▶ **WHAT YOU ARE ASKED TO DO**
Of the material below, the lines to be retyped are those from the line containing "Determine the least" through the line containing "Let A(n) = 15", inclusive; reproduce them exactly.

[[ EXERCISE MATERIAL, beginning ]]

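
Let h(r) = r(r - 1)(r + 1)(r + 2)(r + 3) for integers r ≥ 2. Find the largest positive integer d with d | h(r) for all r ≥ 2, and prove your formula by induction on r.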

[[ EXERCISE MATERIAL, end ]]
[[ EXERCISE MATERIAL, beginning ]]

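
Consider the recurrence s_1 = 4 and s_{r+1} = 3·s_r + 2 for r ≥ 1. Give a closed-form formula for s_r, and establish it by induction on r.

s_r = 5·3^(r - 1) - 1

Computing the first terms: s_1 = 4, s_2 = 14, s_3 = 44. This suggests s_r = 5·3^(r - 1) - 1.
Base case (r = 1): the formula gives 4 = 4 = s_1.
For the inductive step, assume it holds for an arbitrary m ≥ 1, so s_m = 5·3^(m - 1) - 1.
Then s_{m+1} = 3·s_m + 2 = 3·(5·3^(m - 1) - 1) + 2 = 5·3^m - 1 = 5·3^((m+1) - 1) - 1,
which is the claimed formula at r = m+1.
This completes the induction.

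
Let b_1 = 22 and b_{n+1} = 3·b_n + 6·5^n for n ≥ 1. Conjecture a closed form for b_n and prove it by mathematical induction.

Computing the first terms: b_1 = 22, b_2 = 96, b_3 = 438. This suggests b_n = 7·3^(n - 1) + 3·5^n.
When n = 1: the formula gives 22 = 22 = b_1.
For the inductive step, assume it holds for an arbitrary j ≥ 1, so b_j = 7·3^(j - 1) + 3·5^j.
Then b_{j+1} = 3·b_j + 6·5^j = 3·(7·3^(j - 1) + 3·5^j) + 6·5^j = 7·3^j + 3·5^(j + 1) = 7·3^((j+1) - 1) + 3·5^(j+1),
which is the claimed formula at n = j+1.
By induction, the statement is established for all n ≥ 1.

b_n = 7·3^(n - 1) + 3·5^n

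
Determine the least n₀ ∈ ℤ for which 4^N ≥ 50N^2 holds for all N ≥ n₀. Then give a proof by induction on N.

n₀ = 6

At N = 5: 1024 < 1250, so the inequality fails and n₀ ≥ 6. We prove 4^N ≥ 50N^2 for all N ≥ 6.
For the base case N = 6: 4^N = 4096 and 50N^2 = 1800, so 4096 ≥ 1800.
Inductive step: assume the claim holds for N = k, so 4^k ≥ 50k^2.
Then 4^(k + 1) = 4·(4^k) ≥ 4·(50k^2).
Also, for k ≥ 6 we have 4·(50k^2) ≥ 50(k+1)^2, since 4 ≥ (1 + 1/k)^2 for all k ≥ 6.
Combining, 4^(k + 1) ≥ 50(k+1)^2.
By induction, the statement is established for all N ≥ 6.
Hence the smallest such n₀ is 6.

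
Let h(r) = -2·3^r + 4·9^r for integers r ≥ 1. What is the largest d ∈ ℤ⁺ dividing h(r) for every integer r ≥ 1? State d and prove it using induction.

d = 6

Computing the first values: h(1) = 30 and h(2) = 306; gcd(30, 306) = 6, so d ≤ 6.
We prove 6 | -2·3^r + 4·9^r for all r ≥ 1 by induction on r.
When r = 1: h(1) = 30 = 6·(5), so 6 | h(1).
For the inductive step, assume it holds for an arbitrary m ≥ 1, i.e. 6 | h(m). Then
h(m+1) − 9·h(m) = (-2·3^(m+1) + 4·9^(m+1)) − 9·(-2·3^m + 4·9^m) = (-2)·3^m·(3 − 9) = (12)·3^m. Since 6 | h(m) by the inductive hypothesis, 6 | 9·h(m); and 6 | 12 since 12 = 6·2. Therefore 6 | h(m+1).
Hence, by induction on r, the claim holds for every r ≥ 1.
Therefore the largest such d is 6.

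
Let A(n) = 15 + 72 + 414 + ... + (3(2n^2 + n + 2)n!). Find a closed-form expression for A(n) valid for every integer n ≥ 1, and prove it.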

[[ EXERCISE MATERIAL, end ]]
[[ EXERCISE MATERIAL, beginning ]]

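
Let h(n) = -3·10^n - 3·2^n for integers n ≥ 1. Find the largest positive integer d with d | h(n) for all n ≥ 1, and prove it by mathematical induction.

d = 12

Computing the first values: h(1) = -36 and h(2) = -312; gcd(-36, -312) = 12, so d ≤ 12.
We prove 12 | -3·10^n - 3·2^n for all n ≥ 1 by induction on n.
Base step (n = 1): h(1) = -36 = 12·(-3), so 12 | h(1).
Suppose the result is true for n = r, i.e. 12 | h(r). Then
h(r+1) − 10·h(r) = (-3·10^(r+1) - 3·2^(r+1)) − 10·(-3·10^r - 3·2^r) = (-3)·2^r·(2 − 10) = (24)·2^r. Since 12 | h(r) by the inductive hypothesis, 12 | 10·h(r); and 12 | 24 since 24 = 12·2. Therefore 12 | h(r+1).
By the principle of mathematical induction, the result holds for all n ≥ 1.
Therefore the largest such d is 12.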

[[ EXERCISE MATERIAL, end ]]

▶ **SOLUTION TO THIS TASK**
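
Determine the least n₀ ∈ ℤ for which 4^N ≥ 50N^2 holds for all N ≥ n₀. Then give a proof by induction on N.

n₀ = 6

At N = 5: 1024 < 1250, so the inequality fails and n₀ ≥ 6. We prove 4^N ≥ 50N^2 for all N ≥ 6.
For the base case N = 6: 4^N = 4096 and 50N^2 = 1800, so 4096 ≥ 1800.
Inductive step: assume the claim holds for N = k, so 4^k ≥ 50k^2.
Then 4^(k + 1) = 4·(4^k) ≥ 4·(50k^2).
Also, for k ≥ 6 we have 4·(50k^2) ≥ 50(k+1)^2, since 4 ≥ (1 + 1/k)^2 for all k ≥ 6.
Combining, 4^(k + 1) ≥ 50(k+1)^2.
By induction, the statement is established for all N ≥ 6.
Hence the smallest such n₀ is 6.

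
Let h(r) = -2·3^r + 4·9^r for integers r ≥ 1. What is the largest d ∈ ℤ⁺ dividing h(r) for every integer r ≥ 1? State d and prove it using induction.

d = 6

Computing the first values: h(1) = 30 and h(2) = 306; gcd(30, 306) = 6, so d ≤ 6.
We prove 6 | -2·3^r + 4·9^r for all r ≥ 1 by induction on r.
When r = 1: h(1) = 30 = 6·(5), so 6 | h(1).
For the inductive step, assume it holds for an arbitrary m ≥ 1, i.e. 6 | h(m). Then
h(m+1) − 9·h(m) = (-2·3^(m+1) + 4·9^(m+1)) − 9·(-2·3^m + 4·9^m) = (-2)·3^m·(3 − 9) = (12)·3^m. Since 6 | h(m) by the inductive hypothesis, 6 | 9·h(m); and 6 | 12 since 12 = 6·2. Therefore 6 | h(m+1).
Hence, by induction on r, the claim holds for every r ≥ 1.
Therefore the largest such d is 6.

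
Let A(n) = 15 + 72 + 414 + ... + (3(2n^2 + n + 2)n!). Find a closed-form expression for A(n) valid for every integer n ≥ 1, and prove it.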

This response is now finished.